Work request:
Take the line with "Convert the binary" and the rest of the lines after it, to the end of the entries, and restate them exactly.

(Excerpts from a dataset)
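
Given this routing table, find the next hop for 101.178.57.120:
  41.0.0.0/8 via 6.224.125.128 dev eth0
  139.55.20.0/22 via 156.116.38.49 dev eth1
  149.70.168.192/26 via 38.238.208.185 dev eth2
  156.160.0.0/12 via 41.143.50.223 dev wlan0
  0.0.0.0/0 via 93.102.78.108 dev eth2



Longest prefix match for 101.178.57.120:
  /8 41.0.0.0: no
  /22 139.55.20.0: no
  /26 149.70.168.192: no
  /12 156.160.0.0: no
  /0 0.0.0.0: MATCH
Selected: next-hop 93.102.78.108 via eth2 (matched /0)


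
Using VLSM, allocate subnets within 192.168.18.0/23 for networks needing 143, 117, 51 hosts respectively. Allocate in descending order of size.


143 hosts -> /24 (254 usable): 192.168.18.0/24
117 hosts -> /25 (126 usable): 192.168.19.0/25
51 hosts -> /26 (62 usable): 192.168.19.128/26
Allocation: 192.168.18.0/24 (143 hosts, 254 usable); 192.168.19.0/25 (117 hosts, 126 usable); 192.168.19.128/26 (51 hosts, 62 usable)


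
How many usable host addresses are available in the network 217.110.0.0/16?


Host bits = 32 - 16 = 16
Total addresses = 2^16 = 65536
Usable = total - 2 (network and broadcast)
Usable hosts: 65534


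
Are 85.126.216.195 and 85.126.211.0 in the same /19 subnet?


Mask: 255.255.224.0
85.126.216.195 AND mask = 85.126.192.0
85.126.211.0 AND mask = 85.126.192.0
Yes, same subnet (85.126.192.0)


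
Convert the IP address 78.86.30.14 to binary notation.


78 = 01001110
86 = 01010110
30 = 00011110
14 = 00001110
Binary: 01001110.01010110.00011110.00001110


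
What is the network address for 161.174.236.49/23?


IP:   10100001.10101110.11101100.00110001
Mask: 11111111.11111111.11111110.00000000
AND operation:
Net:  10100001.10101110.11101100.00000000
Network: 161.174.236.0/23


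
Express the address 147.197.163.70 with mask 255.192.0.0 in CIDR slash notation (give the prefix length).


Binary: 11111111.11000000.00000000.00000000
Count leading 1s
Prefix: /10


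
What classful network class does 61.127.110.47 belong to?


First octet: 61
Binary: 00111101
0xxxxxxx -> Class A (1-126)
Class A, default mask 255.0.0.0 (/8)


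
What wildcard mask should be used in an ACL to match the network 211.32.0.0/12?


Subnet mask: 255.240.0.0
Wildcard = 255.255.255.255 - subnet mask
255 - 255 = 0
255 - 240 = 15
255 - 0 = 255
255 - 0 = 255
Wildcard: 0.15.255.255


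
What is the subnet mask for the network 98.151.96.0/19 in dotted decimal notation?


/19 means 19 network bits, 13 host bits
Binary: 11111111111111111110000000000000
Mask: 255.255.224.0


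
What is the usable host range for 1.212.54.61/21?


Network: 1.212.48.0
Broadcast: 1.212.55.255
First usable = network + 1
Last usable = broadcast - 1
Range: 1.212.48.1 to 1.212.55.254


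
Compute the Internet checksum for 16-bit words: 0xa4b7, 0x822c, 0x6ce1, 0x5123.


Sum all words (with carry folding):
+ 0xa4b7 = 0xa4b7
+ 0x822c = 0x26e4
+ 0x6ce1 = 0x93c5
+ 0x5123 = 0xe4e8
One's complement: ~0xe4e8
Checksum = 0x1b17


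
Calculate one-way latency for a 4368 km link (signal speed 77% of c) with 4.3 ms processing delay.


Speed = 0.77 * 3e5 km/s = 231000 km/s
Propagation delay = 4368 / 231000 = 0.0189 s = 18.9091 ms
Processing delay = 4.3 ms
Total one-way latency = 23.2091 ms


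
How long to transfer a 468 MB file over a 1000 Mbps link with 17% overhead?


Effective throughput = 1000 * (1 - 17/100) = 830 Mbps
File size in Mb = 468 * 8 = 3744 Mb
Time = 3744 / 830
Time = 4.5108 seconds


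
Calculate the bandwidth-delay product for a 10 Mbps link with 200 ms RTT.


BDP = bandwidth * RTT
= 10 Mbps * 200 ms
= 10 * 1e6 * 200 / 1000 bits
= 2000000 bits
= 250000 bytes
= 244.1406 KB
BDP = 2000000 bits (250000 bytes)


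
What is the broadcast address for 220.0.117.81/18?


Network: 220.0.64.0/18
Host bits = 14
Set all host bits to 1:
Broadcast: 220.0.127.255


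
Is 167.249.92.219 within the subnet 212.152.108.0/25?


Subnet network: 212.152.108.0
Test IP AND mask: 167.249.92.128
No, 167.249.92.219 is not in 212.152.108.0/25


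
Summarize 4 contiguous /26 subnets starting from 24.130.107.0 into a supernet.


Original prefix: /26
Number of subnets: 4 = 2^2
New prefix = 26 - 2 = 24
Supernet: 24.130.107.0/24


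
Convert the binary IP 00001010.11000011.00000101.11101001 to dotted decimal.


00001010 = 10
11000011 = 195
00000101 = 5
11101001 = 233
IP: 10.195.5.233


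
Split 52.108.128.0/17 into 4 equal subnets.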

Finished exercise:
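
Convert the binary IP 00001010.11000011.00000101.11101001 to dotted decimal.


00001010 = 10
11000011 = 195
00000101 = 5
11101001 = 233
IP: 10.195.5.233


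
Split 52.108.128.0/17 into 4 equal subnets.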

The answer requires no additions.